[Records from a data collection]
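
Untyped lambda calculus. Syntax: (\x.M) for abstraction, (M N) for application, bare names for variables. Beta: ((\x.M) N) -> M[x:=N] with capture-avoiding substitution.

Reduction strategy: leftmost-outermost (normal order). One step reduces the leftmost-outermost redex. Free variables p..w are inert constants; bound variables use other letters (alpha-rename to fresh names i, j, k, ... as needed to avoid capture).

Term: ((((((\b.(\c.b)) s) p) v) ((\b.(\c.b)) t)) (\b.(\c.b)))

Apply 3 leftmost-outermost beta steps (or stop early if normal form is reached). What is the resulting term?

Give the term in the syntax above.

Step 0: ((((((\b.(\c.b)) s) p) v) ((\b.(\c.b)) t)) (\b.(\c.b)))
Step 1: (((((\c.s) p) v) ((\b.(\c.b)) t)) (\b.(\c.b)))
Step 2: (((s v) ((\b.(\c.b)) t)) (\b.(\c.b)))
Step 3: (((s v) (\c.t)) (\b.(\c.b)))

Answer: (((s v) (\c.t)) (\b.(\c.b)))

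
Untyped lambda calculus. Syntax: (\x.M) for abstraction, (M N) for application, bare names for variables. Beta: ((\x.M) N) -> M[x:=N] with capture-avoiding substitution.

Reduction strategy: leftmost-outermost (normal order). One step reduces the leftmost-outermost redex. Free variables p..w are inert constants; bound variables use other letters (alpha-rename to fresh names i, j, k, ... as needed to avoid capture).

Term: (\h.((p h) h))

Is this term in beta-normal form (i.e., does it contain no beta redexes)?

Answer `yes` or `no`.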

### Activity
Full transcription, please: every entry, exactly as written.

### The completed task
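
Untyped lambda calculus. Syntax: (\x.M) for abstraction, (M N) for application, bare names for variables. Beta: ((\x.M) N) -> M[x:=N] with capture-avoiding substitution.

Reduction strategy: leftmost-outermost (normal order). One step reduces the leftmost-outermost redex. Free variables p..w are inert constants; bound variables use other letters (alpha-rename to fresh names i, j, k, ... as needed to avoid capture).

Term: ((((((\b.(\c.b)) s) p) v) ((\b.(\c.b)) t)) (\b.(\c.b)))

Apply 3 leftmost-outermost beta steps (or stop early if normal form is reached). What is the resulting term?

Give the term in the syntax above.

Step 0: ((((((\b.(\c.b)) s) p) v) ((\b.(\c.b)) t)) (\b.(\c.b)))
Step 1: (((((\c.s) p) v) ((\b.(\c.b)) t)) (\b.(\c.b)))
Step 2: (((s v) ((\b.(\c.b)) t)) (\b.(\c.b)))
Step 3: (((s v) (\c.t)) (\b.(\c.b)))

Answer: (((s v) (\c.t)) (\b.(\c.b)))

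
Untyped lambda calculus. Syntax: (\x.M) for abstraction, (M N) for application, bare names for variables. Beta: ((\x.M) N) -> M[x:=N] with capture-avoiding substitution.

Reduction strategy: leftmost-outermost (normal order). One step reduces the leftmost-outermost redex. Free variables p..w are inert constants; bound variables use other letters (alpha-rename to fresh names i, j, k, ... as needed to avoid capture).

Term: (\h.((p h) h))

Is this term in beta-normal form (i.e., does it contain no beta redexes)?

Answer `yes` or `no`.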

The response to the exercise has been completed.